REQUIRED ACTION:
For this exercise, repeat every line of the material exactly.

── RECORDED INFORMATION ──

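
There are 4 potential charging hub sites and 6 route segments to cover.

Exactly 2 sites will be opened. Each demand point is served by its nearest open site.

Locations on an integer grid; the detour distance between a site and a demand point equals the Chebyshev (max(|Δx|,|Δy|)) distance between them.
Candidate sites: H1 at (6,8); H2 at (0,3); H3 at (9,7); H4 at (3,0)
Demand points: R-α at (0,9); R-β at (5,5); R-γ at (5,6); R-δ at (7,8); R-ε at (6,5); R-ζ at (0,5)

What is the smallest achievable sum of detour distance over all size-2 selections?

17

Open {H1, H2}.
  R-α→H1 6, R-β→H1 3, R-γ→H1 2, R-δ→H1 1, R-ε→H1 3, R-ζ→H2 2  ⇒ total 17.
Compare {H1, H4}: total 20.
Compare {H1, H3}: total 21.
No size-2 selection does better; minimum is 17.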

───

ANSWER FOR THE TASK:
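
There are 4 potential charging hub sites and 6 route segments to cover.

Exactly 2 sites will be opened. Each demand point is served by its nearest open site.

Locations on an integer grid; the detour distance between a site and a demand point equals the Chebyshev (max(|Δx|,|Δy|)) distance between them.
Candidate sites: H1 at (6,8); H2 at (0,3); H3 at (9,7); H4 at (3,0)
Demand points: R-α at (0,9); R-β at (5,5); R-γ at (5,6); R-δ at (7,8); R-ε at (6,5); R-ζ at (0,5)

What is the smallest achievable sum of detour distance over all size-2 selections?

17

Open {H1, H2}.
  R-α→H1 6, R-β→H1 3, R-γ→H1 2, R-δ→H1 1, R-ε→H1 3, R-ζ→H2 2  ⇒ total 17.
Compare {H1, H4}: total 20.
Compare {H1, H3}: total 21.
No size-2 selection does better; minimum is 17.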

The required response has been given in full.